**Work to be completed**
Every entry below needs to be repeated exactly.
START Excerpted data
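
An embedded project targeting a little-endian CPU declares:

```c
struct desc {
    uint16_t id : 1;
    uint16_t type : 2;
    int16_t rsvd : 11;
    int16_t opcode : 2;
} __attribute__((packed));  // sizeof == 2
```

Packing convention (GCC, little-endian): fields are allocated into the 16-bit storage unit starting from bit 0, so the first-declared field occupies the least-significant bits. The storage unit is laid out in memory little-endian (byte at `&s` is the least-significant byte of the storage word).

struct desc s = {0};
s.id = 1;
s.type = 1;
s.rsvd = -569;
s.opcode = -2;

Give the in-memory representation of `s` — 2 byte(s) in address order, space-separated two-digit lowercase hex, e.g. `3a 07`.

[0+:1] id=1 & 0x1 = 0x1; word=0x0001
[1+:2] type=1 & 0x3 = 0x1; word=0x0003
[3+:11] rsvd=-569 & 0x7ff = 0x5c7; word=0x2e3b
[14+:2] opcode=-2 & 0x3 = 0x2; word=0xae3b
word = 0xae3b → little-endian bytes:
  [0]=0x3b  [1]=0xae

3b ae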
END Excerpted data
**Exercise solution**
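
An embedded project targeting a little-endian CPU declares:

```c
struct desc {
    uint16_t id : 1;
    uint16_t type : 2;
    int16_t rsvd : 11;
    int16_t opcode : 2;
} __attribute__((packed));  // sizeof == 2
```

Packing convention (GCC, little-endian): fields are allocated into the 16-bit storage unit starting from bit 0, so the first-declared field occupies the least-significant bits. The storage unit is laid out in memory little-endian (byte at `&s` is the least-significant byte of the storage word).

struct desc s = {0};
s.id = 1;
s.type = 1;
s.rsvd = -569;
s.opcode = -2;

Give the in-memory representation of `s` — 2 byte(s) in address order, space-separated two-digit lowercase hex, e.g. `3a 07`.

[0+:1] id=1 & 0x1 = 0x1; word=0x0001
[1+:2] type=1 & 0x3 = 0x1; word=0x0003
[3+:11] rsvd=-569 & 0x7ff = 0x5c7; word=0x2e3b
[14+:2] opcode=-2 & 0x3 = 0x2; word=0xae3b
word = 0xae3b → little-endian bytes:
  [0]=0x3b  [1]=0xae

3b ae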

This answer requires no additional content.